Every line of the data is to be output verbatim.

═══ Task inputs

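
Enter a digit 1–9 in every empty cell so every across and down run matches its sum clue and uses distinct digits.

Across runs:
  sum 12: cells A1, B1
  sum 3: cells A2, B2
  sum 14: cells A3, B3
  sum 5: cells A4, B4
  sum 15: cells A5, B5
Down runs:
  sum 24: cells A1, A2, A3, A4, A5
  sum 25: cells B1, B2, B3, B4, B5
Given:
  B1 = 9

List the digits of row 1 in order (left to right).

3 9

3 in 2 cells must be {1,2}.
A1 = 12 − 9 = 3 completes the 12 across.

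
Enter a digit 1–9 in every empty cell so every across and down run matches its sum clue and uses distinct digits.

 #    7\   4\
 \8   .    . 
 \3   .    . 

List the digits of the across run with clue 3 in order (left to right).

2 1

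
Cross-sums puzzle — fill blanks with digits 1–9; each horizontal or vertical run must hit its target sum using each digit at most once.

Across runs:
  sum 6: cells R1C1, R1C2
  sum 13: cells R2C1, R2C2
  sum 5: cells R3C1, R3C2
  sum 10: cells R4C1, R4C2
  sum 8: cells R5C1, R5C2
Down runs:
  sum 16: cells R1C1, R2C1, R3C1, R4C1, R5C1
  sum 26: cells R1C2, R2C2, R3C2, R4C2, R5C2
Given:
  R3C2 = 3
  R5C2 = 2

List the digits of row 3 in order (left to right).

2 3

16 in 5 cells must be {1,2,3,4,6}.
R3C1 = 5 − 3 = 2 completes the 5 across.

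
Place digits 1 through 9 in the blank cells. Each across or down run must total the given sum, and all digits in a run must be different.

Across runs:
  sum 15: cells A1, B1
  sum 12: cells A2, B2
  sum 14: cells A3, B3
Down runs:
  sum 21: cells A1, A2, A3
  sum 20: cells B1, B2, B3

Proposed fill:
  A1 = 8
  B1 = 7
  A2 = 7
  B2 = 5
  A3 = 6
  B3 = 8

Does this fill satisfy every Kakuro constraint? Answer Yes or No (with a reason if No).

Across: 8+7=15; 7+5=12; 6+8=14. Down: 8+7+6=21; 7+5+8=20. No digit repeats within any run.

Yes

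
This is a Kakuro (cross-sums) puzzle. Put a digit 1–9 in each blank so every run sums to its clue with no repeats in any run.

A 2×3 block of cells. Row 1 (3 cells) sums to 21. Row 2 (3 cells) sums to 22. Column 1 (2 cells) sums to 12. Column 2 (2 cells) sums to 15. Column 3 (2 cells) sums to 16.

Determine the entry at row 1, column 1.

16 in 2 cells must be {7,9}.
Nothing is forced directly, so branch on (1,3), whose candidates are 7 or 9. If (1,3) = 9: that forces (2,3) = 7, (2,1) = 9, (2,2) = 6, after which (1,1) would have to be in {4,5,7,8} for the 21 across but in {3} for the 12 down — contradiction. So (1,3) = 7.
(2,3) = 16 − 7 = 9 completes the 16 down.
Nothing is forced directly, so branch on (2,1), whose candidates are 5 or 7 or 8. If (2,1) = 5: then (1,1) would have to be in {5,6,8,9} for the 21 across but in {7} for the 12 down — contradiction. If (2,1) = 8: then (1,1) would have to be in {5,6,8,9} for the 21 across but in {4} for the 12 down — contradiction. So (2,1) = 7.
(1,1) = 12 − 7 = 5 completes the 12 down.
(1,2) = 21 − 12 = 9 completes the 21 across.
(2,2) = 22 − 16 = 6 completes the 22 across.

5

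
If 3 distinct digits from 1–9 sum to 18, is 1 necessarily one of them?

No

Counterexample: {2,7,9} sums to 18 without using 1.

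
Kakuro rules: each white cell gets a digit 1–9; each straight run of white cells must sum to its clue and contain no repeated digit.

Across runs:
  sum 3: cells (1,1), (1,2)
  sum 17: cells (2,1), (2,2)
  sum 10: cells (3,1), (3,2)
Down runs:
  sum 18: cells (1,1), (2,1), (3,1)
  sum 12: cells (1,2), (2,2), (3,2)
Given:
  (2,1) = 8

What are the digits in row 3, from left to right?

3 in 2 cells must be {1,2}; 17 in 2 cells must be {8,9}.
Given what's placed, (1,1) must be 1 to fit the 3 across and 18 down.
(1,2) = 3 − 1 = 2 completes the 3 across.
(2,2) = 17 − 8 = 9 completes the 17 across.
(3,1) = 18 − 9 = 9 completes the 18 down.
(3,2) = 10 − 9 = 1 completes the 10 across.

9 1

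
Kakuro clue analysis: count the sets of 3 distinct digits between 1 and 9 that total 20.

3 distinct digits from 1–9 sum between 6 and 24.
Enumerating: {3,8,9}, {4,7,9}, {5,6,9}, {5,7,8}.

4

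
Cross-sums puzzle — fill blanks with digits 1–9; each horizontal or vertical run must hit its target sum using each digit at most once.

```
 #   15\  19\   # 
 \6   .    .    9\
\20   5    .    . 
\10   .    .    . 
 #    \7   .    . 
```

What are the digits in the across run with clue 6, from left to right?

Given what's placed, R2C3 must be 6 to fit the 20 across and 9 down.
R2C2 = 20 − 11 = 9 completes the 20 across.
Nothing is forced directly, so branch on R3C3, whose candidates are 1 or 2. If R3C3 = 2: that forces R4C3 = 1, R4C2 = 6, R1C2 = 1, R3C2 = 3, after which R1C1 would have to be in {5} for the 6 across but in {1,2,3,4,6,7,8,9} for the 15 down — contradiction. So R3C3 = 1.
R4C3 = 9 − 7 = 2 completes the 9 down.
R4C2 = 7 − 2 = 5 completes the 7 across.
Nothing is forced directly, so branch on R1C1, whose candidates are 1 or 2 or 4. If R1C1 = 1: then R1C2 would have to be in {5} for the 6 across but in {1,2,3,4} for the 19 down — contradiction. If R1C1 = 2: that forces R1C2 = 4, after which R3C1 would have to be in {2,3,4,5,6,7} for the 10 across but in {8} for the 15 down — contradiction. So R1C1 = 4.
R1C2 = 6 − 4 = 2 completes the 6 across.

4, 2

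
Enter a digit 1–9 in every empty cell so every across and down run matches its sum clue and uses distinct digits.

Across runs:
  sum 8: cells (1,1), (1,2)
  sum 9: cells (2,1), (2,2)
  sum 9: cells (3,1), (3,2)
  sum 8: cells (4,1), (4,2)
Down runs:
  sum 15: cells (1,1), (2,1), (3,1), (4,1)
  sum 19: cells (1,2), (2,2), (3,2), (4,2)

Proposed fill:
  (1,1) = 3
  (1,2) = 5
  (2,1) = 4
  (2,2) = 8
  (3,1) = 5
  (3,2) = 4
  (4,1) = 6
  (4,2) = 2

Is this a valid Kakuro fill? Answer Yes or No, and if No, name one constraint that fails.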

══════

Solution:
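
Enter a digit 1–9 in every empty cell so every across and down run matches its sum clue and uses distinct digits.

Across runs:
  sum 12: cells A1, B1
  sum 3: cells A2, B2
  sum 14: cells A3, B3
  sum 5: cells A4, B4
  sum 15: cells A5, B5
Down runs:
  sum 24: cells A1, A2, A3, A4, A5
  sum 25: cells B1, B2, B3, B4, B5
Given:
  B1 = 9

List the digits of row 1 in order (left to right).

3 9

3 in 2 cells must be {1,2}.
A1 = 12 − 9 = 3 completes the 12 across.

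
Enter a digit 1–9 in every empty cell so every across and down run matches its sum clue and uses distinct digits.

 #    7\   4\
 \8   .    . 
 \3   .    . 

List the digits of the across run with clue 3 in order (left to right).

2 1

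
Cross-sums puzzle — fill blanks with digits 1–9; each horizontal or vertical run must hit its target sum using each digit at most once.

Across runs:
  sum 6: cells R1C1, R1C2
  sum 13: cells R2C1, R2C2
  sum 5: cells R3C1, R3C2
  sum 10: cells R4C1, R4C2
  sum 8: cells R5C1, R5C2
Down runs:
  sum 16: cells R1C1, R2C1, R3C1, R4C1, R5C1
  sum 26: cells R1C2, R2C2, R3C2, R4C2, R5C2
Given:
  R3C2 = 3
  R5C2 = 2

List the digits of row 3 in order (left to right).

2 3

16 in 5 cells must be {1,2,3,4,6}.
R3C1 = 5 − 3 = 2 completes the 5 across.

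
Place digits 1 through 9 in the blank cells. Each across or down run must total the given sum, and all digits in a run must be different.

Across runs:
  sum 15: cells A1, B1
  sum 12: cells A2, B2
  sum 14: cells A3, B3
Down runs:
  sum 21: cells A1, A2, A3
  sum 20: cells B1, B2, B3

Proposed fill:
  A1 = 8
  B1 = 7
  A2 = 7
  B2 = 5
  A3 = 6
  B3 = 8

Does this fill satisfy every Kakuro constraint? Answer Yes or No (with a reason if No).

Across: 8+7=15; 7+5=12; 6+8=14. Down: 8+7+6=21; 7+5+8=20. No digit repeats within any run.

Yes

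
This is a Kakuro (cross-sums) puzzle. Put a digit 1–9 in each blank so every run sums to its clue with no repeats in any run.

A 2×3 block of cells. Row 1 (3 cells) sums to 21. Row 2 (3 cells) sums to 22. Column 1 (2 cells) sums to 12. Column 2 (2 cells) sums to 15. Column 3 (2 cells) sums to 16.

Determine the entry at row 1, column 1.

16 in 2 cells must be {7,9}.
Nothing is forced directly, so branch on (1,3), whose candidates are 7 or 9. If (1,3) = 9: that forces (2,3) = 7, (2,1) = 9, (2,2) = 6, after which (1,1) would have to be in {4,5,7,8} for the 21 across but in {3} for the 12 down — contradiction. So (1,3) = 7.
(2,3) = 16 − 7 = 9 completes the 16 down.
Nothing is forced directly, so branch on (2,1), whose candidates are 5 or 7 or 8. If (2,1) = 5: then (1,1) would have to be in {5,6,8,9} for the 21 across but in {7} for the 12 down — contradiction. If (2,1) = 8: then (1,1) would have to be in {5,6,8,9} for the 21 across but in {4} for the 12 down — contradiction. So (2,1) = 7.
(1,1) = 12 − 7 = 5 completes the 12 down.
(1,2) = 21 − 12 = 9 completes the 21 across.
(2,2) = 22 − 16 = 6 completes the 22 across.

5

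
If 3 distinct digits from 1–9 sum to 18, is 1 necessarily one of them?

No

Counterexample: {2,7,9} sums to 18 without using 1.

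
Kakuro rules: each white cell gets a digit 1–9; each straight run of white cells must sum to its clue and contain no repeated digit.

Across runs:
  sum 3: cells (1,1), (1,2)
  sum 17: cells (2,1), (2,2)
  sum 10: cells (3,1), (3,2)
Down runs:
  sum 18: cells (1,1), (2,1), (3,1)
  sum 12: cells (1,2), (2,2), (3,2)
Given:
  (2,1) = 8

What are the digits in row 3, from left to right?

3 in 2 cells must be {1,2}; 17 in 2 cells must be {8,9}.
Given what's placed, (1,1) must be 1 to fit the 3 across and 18 down.
(1,2) = 3 − 1 = 2 completes the 3 across.
(2,2) = 17 − 8 = 9 completes the 17 across.
(3,1) = 18 − 9 = 9 completes the 18 down.
(3,2) = 10 − 9 = 1 completes the 10 across.

9 1

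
Kakuro clue analysis: count the sets of 3 distinct digits between 1 and 9 that total 20.

3 distinct digits from 1–9 sum between 6 and 24.
Enumerating: {3,8,9}, {4,7,9}, {5,6,9}, {5,7,8}.

4

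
Cross-sums puzzle — fill blanks with digits 1–9; each horizontal or vertical run must hit its target sum using each digit at most once.

```
 #   15\  19\   # 
 \6   .    .    9\
\20   5    .    . 
\10   .    .    . 
 #    \7   .    . 
```

What are the digits in the across run with clue 6, from left to right?

Given what's placed, R2C3 must be 6 to fit the 20 across and 9 down.
R2C2 = 20 − 11 = 9 completes the 20 across.
Nothing is forced directly, so branch on R3C3, whose candidates are 1 or 2. If R3C3 = 2: that forces R4C3 = 1, R4C2 = 6, R1C2 = 1, R3C2 = 3, after which R1C1 would have to be in {5} for the 6 across but in {1,2,3,4,6,7,8,9} for the 15 down — contradiction. So R3C3 = 1.
R4C3 = 9 − 7 = 2 completes the 9 down.
R4C2 = 7 − 2 = 5 completes the 7 across.
Nothing is forced directly, so branch on R1C1, whose candidates are 1 or 2 or 4. If R1C1 = 1: then R1C2 would have to be in {5} for the 6 across but in {1,2,3,4} for the 19 down — contradiction. If R1C1 = 2: that forces R1C2 = 4, after which R3C1 would have to be in {2,3,4,5,6,7} for the 10 across but in {8} for the 15 down — contradiction. So R1C1 = 4.
R1C2 = 6 − 4 = 2 completes the 6 across.

4, 2

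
Enter a digit 1–9 in every empty cell so every across and down run matches its sum clue and uses distinct digits.

Across runs:
  sum 8: cells (1,1), (1,2)
  sum 9: cells (2,1), (2,2)
  sum 9: cells (3,1), (3,2)
  sum 8: cells (4,1), (4,2)
Down runs:
  sum 15: cells (1,1), (2,1), (3,1), (4,1)
  sum 19: cells (1,2), (2,2), (3,2), (4,2)

Proposed fill:
  (1,1) = 3
  (1,2) = 5
  (2,1) = 4
  (2,2) = 8
  (3,1) = 5
  (3,2) = 4
  (4,1) = 6
  (4,2) = 2

Is this a valid Kakuro fill? Answer Yes or No, and if No, name one constraint that fails.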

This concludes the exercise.